DATA section start

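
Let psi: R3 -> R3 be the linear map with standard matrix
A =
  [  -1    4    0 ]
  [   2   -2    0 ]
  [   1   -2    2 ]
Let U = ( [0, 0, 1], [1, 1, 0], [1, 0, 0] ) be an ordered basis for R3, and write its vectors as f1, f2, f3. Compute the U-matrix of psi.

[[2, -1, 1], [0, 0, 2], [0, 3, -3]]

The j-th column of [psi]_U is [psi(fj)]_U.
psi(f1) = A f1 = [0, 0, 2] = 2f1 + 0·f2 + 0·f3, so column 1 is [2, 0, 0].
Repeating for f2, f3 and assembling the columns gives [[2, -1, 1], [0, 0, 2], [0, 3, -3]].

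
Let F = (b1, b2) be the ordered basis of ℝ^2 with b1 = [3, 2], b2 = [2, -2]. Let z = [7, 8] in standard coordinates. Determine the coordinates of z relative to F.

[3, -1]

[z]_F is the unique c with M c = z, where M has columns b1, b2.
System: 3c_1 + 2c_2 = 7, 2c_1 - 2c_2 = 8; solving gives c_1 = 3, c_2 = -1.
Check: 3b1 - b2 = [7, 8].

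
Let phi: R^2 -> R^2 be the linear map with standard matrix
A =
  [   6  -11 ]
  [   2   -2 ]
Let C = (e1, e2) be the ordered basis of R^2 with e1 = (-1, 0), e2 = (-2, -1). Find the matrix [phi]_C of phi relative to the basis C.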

DATA section end

- [THE TASK] Word for word, repeat the lines from the one holding "Let phi: R^2" through the last line of the entries, both included.

- [RESPONSE TO THE EXERCISE]
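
Let phi: R^2 -> R^2 be the linear map with standard matrix
A =
  [   6  -11 ]
  [   2   -2 ]
Let C = (e1, e2) be the ordered basis of R^2 with e1 = (-1, 0), e2 = (-2, -1). Find the matrix [phi]_C of phi relative to the basis C.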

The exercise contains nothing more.